WORK TASK>
Return each of the entries below precisely as it appears.

Stored data
###
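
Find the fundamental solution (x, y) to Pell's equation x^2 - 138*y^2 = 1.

(x, y) = (47, 4)

First expand sqrt(138) as a continued fraction. With x_i = (sqrt(138) + m_i)/d_i and (m_0, d_0) = (0, 1): a_0 = floor(sqrt(138)) = 11, since 11^2 = 121 <= 138 < 144 = 12^2.
Iterate m_{i+1} = d_i*a_i - m_i, d_{i+1} = (138 - m_{i+1}^2)/d_i, a_{i+1} = floor((a_0 + m_{i+1})/d_{i+1}):
  m_1 = 1*11 - 0 = 11, d_1 = (138 - 11^2)/1 = 17/1 = 17, a_1 = floor((11 + 11)/17) = 1.
  m_2 = 17*1 - 11 = 6, d_2 = (138 - 6^2)/17 = 102/17 = 6, a_2 = floor((11 + 6)/6) = 2.
  m_3 = 6*2 - 6 = 6, d_3 = (138 - 6^2)/6 = 102/6 = 17, a_3 = floor((11 + 6)/17) = 1.
  m_4 = 17*1 - 6 = 11, d_4 = (138 - 11^2)/17 = 17/17 = 1, a_4 = floor((11 + 11)/1) = 22.
  m_5 = 1*22 - 11 = 11, d_5 = (138 - 11^2)/1 = 17/1 = 17: (m_5, d_5) = (m_1, d_1) = (11, 17), so from here the quotients repeat a_1, ..., a_4; the period length is 4.
So sqrt(138) = [11; (1, 2, 1, 22)] with period length k = 4.
k is even, so the fundamental solution of x^2 - 138y^2 = 1 is (p_{k-1}, q_{k-1}) = (p_3, q_3); compute convergents through index 3.
Convergents (p_i = a_i*p_{i-1} + p_{i-2}, q_i = a_i*q_{i-1} + q_{i-2} with p_{-2}=0, p_{-1}=1, q_{-2}=1, q_{-1}=0):
  i=0: a_0=11, p_0 = 11*1 + 0 = 11, q_0 = 11*0 + 1 = 1.
  i=1: a_1=1, p_1 = 1*11 + 1 = 12, q_1 = 1*1 + 0 = 1.
  i=2: a_2=2, p_2 = 2*12 + 11 = 35, q_2 = 2*1 + 1 = 3.
  i=3: a_3=1, p_3 = 1*35 + 12 = 47, q_3 = 1*3 + 1 = 4.
Check: 47^2 - 138*4^2 = 2209 - 2208 = 1, so (x, y) = (47, 4) solves the equation, and by the theorem it is the least positive solution.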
###
RESPONSE AREA>
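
Find the fundamental solution (x, y) to Pell's equation x^2 - 138*y^2 = 1.

(x, y) = (47, 4)

First expand sqrt(138) as a continued fraction. With x_i = (sqrt(138) + m_i)/d_i and (m_0, d_0) = (0, 1): a_0 = floor(sqrt(138)) = 11, since 11^2 = 121 <= 138 < 144 = 12^2.
Iterate m_{i+1} = d_i*a_i - m_i, d_{i+1} = (138 - m_{i+1}^2)/d_i, a_{i+1} = floor((a_0 + m_{i+1})/d_{i+1}):
  m_1 = 1*11 - 0 = 11, d_1 = (138 - 11^2)/1 = 17/1 = 17, a_1 = floor((11 + 11)/17) = 1.
  m_2 = 17*1 - 11 = 6, d_2 = (138 - 6^2)/17 = 102/17 = 6, a_2 = floor((11 + 6)/6) = 2.
  m_3 = 6*2 - 6 = 6, d_3 = (138 - 6^2)/6 = 102/6 = 17, a_3 = floor((11 + 6)/17) = 1.
  m_4 = 17*1 - 6 = 11, d_4 = (138 - 11^2)/17 = 17/17 = 1, a_4 = floor((11 + 11)/1) = 22.
  m_5 = 1*22 - 11 = 11, d_5 = (138 - 11^2)/1 = 17/1 = 17: (m_5, d_5) = (m_1, d_1) = (11, 17), so from here the quotients repeat a_1, ..., a_4; the period length is 4.
So sqrt(138) = [11; (1, 2, 1, 22)] with period length k = 4.
k is even, so the fundamental solution of x^2 - 138y^2 = 1 is (p_{k-1}, q_{k-1}) = (p_3, q_3); compute convergents through index 3.
Convergents (p_i = a_i*p_{i-1} + p_{i-2}, q_i = a_i*q_{i-1} + q_{i-2} with p_{-2}=0, p_{-1}=1, q_{-2}=1, q_{-1}=0):
  i=0: a_0=11, p_0 = 11*1 + 0 = 11, q_0 = 11*0 + 1 = 1.
  i=1: a_1=1, p_1 = 1*11 + 1 = 12, q_1 = 1*1 + 0 = 1.
  i=2: a_2=2, p_2 = 2*12 + 11 = 35, q_2 = 2*1 + 1 = 3.
  i=3: a_3=1, p_3 = 1*35 + 12 = 47, q_3 = 1*3 + 1 = 4.
Check: 47^2 - 138*4^2 = 2209 - 2208 = 1, so (x, y) = (47, 4) solves the equation, and by the theorem it is the least positive solution.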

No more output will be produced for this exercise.